• **TASK TO COMPLETE**
Tally up every line in the records beneath that has "Answer", and write down only the total.

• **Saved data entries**

+---+

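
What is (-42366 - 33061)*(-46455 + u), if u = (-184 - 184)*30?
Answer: 4336675365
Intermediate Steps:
u = -11040 (u = -368*30 = -11040)
(-42366 - 33061)*(-46455 + u) = (-42366 - 33061)*(-46455 - 11040) = -75427*(-57495) = 4336675365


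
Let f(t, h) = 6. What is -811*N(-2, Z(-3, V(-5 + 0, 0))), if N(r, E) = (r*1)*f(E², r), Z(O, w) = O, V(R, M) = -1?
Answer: 9732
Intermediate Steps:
N(r, E) = 6*r (N(r, E) = (r*1)*6 = r*6 = 6*r)
-811*N(-2, Z(-3, V(-5 + 0, 0))) = -4866*(-2) = -811*(-12) = 9732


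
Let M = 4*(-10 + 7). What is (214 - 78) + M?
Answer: 124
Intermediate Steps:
M = -12 (M = 4*(-3) = -12)
(214 - 78) + M = (214 - 78) - 12 = 136 - 12 = 124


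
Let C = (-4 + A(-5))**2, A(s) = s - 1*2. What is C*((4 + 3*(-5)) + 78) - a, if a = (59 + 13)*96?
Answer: 1195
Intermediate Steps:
A(s) = -2 + s (A(s) = s - 2 = -2 + s)
C = 121 (C = (-4 + (-2 - 5))**2 = (-4 - 7)**2 = (-11)**2 = 121)
a = 6912 (a = 72*96 = 6912)
C*((4 + 3*(-5)) + 78) - a = 121*((4 + 3*(-5)) + 78) - 1*6912 = 121*((4 - 15) + 78) - 6912 = 121*(-11 + 78) - 6912 = 121*67 - 6912 = 8107 - 6912 = 1195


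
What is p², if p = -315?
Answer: 99225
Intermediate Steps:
p² = (-315)² = 99225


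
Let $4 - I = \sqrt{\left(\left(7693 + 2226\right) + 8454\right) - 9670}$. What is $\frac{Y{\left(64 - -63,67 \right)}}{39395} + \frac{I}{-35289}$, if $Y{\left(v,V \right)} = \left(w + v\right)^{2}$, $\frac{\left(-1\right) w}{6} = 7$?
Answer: $\frac{50961089}{278042031} + \frac{\sqrt{967}}{11763} \approx 0.18593$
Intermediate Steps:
$w = -42$ ($w = \left(-6\right) 7 = -42$)
$Y{\left(v,V \right)} = \left(-42 + v\right)^{2}$
$I = 4 - 3 \sqrt{967}$ ($I = 4 - \sqrt{\left(\left(7693 + 2226\right) + 8454\right) - 9670} = 4 - \sqrt{\left(9919 + 8454\right) - 9670} = 4 - \sqrt{18373 - 9670} = 4 - \sqrt{8703} = 4 - 3 \sqrt{967} \approx -89.29$)
$\frac{Y{\left(64 - -63,67 \right)}}{39395} + \frac{I}{-35289} = \frac{\left(-42 + \left(64 - -63\right)\right)^{2}}{39395} + \frac{4 - 3 \sqrt{967}}{-35289} = \left(-42 + \left(64 + 63\right)\right)^{2} \cdot \frac{1}{39395} + \left(4 - 3 \sqrt{967}\right) \left(- \frac{1}{35289}\right) = \left(-42 + 127\right)^{2} \cdot \frac{1}{39395} - \left(\frac{4}{35289} - \frac{\sqrt{967}}{11763}\right) = 85^{2} \cdot \frac{1}{39395} - \left(\frac{4}{35289} - \frac{\sqrt{967}}{11763}\right) = 7225 \cdot \frac{1}{39395} - \left(\frac{4}{35289} - \frac{\sqrt{967}}{11763}\right) = \frac{1445}{7879} - \left(\frac{4}{35289} - \frac{\sqrt{967}}{11763}\right) = \frac{50961089}{278042031} + \frac{\sqrt{967}}{11763}$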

+---+

• **PROBLEM SOLUTION**
6